## TASK OBJECTIVE:
Collect every line below that contains the word "lower".

## DATA SUPPLIED:
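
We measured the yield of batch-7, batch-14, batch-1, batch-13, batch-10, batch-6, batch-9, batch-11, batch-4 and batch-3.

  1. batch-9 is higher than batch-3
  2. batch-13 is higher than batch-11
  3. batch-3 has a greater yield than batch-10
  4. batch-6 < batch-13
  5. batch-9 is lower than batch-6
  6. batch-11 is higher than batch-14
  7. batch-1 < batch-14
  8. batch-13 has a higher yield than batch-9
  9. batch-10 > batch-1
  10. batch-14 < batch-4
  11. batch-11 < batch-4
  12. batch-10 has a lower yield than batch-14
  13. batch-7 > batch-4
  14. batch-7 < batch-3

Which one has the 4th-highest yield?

batch-3

Chaining the given pairs: batch-1 < batch-10 < batch-14 < batch-11 < batch-4 < batch-7 < batch-3 < batch-9 < batch-6 < batch-13.
The 4th largest is batch-3.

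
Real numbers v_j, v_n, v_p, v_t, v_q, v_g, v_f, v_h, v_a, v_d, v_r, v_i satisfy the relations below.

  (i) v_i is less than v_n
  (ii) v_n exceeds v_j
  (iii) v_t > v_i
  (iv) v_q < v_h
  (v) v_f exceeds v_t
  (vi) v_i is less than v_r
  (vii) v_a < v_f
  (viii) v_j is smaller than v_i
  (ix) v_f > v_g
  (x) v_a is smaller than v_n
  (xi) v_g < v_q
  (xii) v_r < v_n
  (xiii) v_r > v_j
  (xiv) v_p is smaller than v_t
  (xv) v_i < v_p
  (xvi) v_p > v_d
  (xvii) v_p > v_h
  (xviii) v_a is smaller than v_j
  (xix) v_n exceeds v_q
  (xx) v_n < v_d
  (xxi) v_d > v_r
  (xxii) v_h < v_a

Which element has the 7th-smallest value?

v_r

Piecing the relations together gives one ordering: v_g < v_q < v_h < v_a < v_j < v_i < v_r < v_n < v_d < v_p < v_t < v_f.
The 7th smallest is v_r.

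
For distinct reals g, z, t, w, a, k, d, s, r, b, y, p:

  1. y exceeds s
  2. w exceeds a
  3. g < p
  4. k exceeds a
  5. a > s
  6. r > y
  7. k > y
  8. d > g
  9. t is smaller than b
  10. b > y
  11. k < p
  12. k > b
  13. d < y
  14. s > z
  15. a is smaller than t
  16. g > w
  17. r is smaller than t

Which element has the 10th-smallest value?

b

The consecutive relations fix a unique order: z < s < a < w < g < d < y < r < t < b < k < p.
The 10th smallest is b.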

## ANSWER TO THE PROBLEM:
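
  5. batch-9 is lower than batch-6
  12. batch-10 has a lower yield than batch-14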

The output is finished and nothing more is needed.